▸ **TASK GOAL**: Find the line containing "- Apparel: 9%" in the records below. Copy exactly that line and each one after it, ending at the line containing "else | $17.83 |", and nothing more.
(TASK INPUTS)
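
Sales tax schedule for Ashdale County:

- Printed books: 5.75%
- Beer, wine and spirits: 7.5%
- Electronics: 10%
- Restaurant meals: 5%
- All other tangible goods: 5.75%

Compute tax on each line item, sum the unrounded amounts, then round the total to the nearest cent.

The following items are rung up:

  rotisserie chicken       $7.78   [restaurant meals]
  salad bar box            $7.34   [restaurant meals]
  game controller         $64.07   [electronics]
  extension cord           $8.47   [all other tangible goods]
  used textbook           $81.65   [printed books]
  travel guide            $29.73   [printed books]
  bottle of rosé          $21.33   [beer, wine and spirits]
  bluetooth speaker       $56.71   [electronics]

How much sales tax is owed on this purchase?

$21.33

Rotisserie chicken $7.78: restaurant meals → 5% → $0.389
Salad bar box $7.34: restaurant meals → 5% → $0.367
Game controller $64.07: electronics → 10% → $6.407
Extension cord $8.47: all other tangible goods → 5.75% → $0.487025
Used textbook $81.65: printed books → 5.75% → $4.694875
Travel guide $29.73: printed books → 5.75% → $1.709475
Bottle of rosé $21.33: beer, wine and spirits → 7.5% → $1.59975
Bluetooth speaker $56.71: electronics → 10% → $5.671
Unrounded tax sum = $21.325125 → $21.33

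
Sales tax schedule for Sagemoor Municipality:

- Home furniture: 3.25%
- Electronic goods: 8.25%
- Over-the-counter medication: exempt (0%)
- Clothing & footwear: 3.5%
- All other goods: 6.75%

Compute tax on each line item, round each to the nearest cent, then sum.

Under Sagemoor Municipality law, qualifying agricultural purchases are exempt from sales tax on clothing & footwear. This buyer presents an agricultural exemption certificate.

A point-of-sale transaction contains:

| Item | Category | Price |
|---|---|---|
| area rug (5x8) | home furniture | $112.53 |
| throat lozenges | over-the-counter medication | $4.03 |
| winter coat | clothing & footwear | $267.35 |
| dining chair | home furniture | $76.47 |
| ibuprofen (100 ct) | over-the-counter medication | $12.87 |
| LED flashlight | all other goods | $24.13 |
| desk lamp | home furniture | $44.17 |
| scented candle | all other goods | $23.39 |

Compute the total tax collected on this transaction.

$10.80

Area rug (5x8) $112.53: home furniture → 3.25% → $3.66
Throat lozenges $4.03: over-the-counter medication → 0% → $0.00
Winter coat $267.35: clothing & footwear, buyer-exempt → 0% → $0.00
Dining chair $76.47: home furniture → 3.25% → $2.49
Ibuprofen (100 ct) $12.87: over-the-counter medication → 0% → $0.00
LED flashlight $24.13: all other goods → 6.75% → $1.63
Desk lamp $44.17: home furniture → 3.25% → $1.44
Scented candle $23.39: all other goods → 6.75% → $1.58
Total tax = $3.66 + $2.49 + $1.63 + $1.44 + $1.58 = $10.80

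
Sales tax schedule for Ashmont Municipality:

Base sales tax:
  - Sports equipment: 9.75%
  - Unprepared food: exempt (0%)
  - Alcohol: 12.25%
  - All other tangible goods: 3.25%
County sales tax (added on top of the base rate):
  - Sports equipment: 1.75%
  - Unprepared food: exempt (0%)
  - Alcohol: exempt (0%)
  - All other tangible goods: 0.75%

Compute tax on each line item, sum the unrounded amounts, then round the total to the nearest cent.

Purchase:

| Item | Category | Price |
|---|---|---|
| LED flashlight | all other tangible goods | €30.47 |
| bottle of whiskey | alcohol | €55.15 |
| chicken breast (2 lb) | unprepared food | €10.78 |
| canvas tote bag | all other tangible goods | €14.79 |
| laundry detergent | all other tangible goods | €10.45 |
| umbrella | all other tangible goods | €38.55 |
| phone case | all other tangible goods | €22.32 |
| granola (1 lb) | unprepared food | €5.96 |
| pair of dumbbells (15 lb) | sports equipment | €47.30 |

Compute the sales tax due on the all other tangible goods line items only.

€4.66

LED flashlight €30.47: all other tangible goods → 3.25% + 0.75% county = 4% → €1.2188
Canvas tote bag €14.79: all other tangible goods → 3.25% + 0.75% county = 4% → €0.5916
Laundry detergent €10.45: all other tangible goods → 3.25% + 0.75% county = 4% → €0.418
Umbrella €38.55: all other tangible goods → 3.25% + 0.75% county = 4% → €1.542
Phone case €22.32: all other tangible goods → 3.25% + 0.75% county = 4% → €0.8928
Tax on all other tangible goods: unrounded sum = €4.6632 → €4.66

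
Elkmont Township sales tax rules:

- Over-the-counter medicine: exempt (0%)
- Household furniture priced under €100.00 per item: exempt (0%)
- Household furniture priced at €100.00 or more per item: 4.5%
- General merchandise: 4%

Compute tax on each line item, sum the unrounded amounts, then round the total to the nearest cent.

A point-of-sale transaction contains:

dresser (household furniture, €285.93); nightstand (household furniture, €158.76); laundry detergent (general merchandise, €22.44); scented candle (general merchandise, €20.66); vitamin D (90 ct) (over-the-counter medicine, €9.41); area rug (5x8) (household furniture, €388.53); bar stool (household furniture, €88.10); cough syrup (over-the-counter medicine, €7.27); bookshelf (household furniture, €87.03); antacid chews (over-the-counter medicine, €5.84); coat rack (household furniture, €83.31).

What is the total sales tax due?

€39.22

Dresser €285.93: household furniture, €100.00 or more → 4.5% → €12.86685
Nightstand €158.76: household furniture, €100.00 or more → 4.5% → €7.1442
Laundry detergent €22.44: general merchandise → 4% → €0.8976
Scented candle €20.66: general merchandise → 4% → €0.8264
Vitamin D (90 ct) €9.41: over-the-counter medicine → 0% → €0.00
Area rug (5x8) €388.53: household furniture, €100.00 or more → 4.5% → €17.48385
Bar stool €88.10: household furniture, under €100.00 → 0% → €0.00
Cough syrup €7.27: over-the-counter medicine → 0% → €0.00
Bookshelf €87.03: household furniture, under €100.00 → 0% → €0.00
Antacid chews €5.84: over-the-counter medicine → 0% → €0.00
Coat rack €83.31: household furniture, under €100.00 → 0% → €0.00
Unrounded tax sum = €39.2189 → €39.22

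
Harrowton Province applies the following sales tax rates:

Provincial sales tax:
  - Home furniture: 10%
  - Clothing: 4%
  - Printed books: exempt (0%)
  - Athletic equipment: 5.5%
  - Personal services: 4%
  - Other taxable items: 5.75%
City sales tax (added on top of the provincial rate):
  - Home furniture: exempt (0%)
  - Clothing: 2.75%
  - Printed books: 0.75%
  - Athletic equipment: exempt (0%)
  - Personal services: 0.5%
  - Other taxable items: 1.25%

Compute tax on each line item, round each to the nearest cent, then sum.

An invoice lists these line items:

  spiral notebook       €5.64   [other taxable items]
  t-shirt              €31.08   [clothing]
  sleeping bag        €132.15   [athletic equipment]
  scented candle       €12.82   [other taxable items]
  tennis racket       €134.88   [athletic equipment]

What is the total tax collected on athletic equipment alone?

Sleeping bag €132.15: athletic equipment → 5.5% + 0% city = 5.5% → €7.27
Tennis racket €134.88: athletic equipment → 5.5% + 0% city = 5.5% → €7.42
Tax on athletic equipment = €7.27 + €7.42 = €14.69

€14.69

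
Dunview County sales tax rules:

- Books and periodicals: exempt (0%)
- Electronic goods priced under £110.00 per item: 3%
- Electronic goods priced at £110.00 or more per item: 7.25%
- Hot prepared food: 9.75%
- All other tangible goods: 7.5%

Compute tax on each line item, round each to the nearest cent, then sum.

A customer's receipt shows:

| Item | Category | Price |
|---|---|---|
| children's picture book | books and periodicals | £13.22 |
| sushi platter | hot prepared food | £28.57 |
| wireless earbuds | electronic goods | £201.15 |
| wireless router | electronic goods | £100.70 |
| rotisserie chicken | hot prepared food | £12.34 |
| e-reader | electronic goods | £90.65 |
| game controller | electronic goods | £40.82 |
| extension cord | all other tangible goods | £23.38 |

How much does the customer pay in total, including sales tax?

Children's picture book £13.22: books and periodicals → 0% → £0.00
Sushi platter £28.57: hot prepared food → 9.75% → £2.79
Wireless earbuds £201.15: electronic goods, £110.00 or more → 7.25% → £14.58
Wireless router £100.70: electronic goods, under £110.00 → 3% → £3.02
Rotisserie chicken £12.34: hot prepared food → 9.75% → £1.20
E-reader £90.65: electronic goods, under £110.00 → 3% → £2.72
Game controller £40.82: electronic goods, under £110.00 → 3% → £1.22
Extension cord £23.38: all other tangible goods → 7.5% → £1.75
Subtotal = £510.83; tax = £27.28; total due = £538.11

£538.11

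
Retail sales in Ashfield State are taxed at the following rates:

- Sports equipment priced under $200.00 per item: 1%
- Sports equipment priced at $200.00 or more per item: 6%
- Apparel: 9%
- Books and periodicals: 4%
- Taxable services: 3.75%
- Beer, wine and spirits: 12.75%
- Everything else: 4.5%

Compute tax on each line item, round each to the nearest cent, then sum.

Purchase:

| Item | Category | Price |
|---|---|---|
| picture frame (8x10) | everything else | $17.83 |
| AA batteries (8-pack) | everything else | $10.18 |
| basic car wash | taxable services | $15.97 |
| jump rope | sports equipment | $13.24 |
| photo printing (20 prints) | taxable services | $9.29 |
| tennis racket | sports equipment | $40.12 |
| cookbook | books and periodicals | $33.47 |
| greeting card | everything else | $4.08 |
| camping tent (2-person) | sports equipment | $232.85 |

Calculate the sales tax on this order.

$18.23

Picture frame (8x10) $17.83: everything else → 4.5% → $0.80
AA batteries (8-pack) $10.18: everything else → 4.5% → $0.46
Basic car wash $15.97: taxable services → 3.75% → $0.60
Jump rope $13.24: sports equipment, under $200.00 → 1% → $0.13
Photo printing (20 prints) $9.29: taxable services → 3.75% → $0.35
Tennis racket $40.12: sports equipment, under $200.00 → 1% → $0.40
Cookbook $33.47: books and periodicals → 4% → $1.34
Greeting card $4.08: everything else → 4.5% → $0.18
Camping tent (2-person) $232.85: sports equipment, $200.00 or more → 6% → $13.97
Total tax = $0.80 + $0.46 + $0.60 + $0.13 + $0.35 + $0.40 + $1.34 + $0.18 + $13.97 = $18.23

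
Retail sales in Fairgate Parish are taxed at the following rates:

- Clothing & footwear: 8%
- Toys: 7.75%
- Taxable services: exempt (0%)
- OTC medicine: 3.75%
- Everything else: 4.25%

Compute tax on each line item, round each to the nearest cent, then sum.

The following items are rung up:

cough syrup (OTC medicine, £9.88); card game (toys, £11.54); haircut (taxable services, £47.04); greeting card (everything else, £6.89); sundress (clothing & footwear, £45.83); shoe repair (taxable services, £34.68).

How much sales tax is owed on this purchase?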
(End TASK INPUTS)
▸ **RESPONSE**:
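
- Apparel: 9%
- Books and periodicals: 4%
- Taxable services: 3.75%
- Beer, wine and spirits: 12.75%
- Everything else: 4.5%

Compute tax on each line item, round each to the nearest cent, then sum.

Purchase:

| Item | Category | Price |
|---|---|---|
| picture frame (8x10) | everything else | $17.83 |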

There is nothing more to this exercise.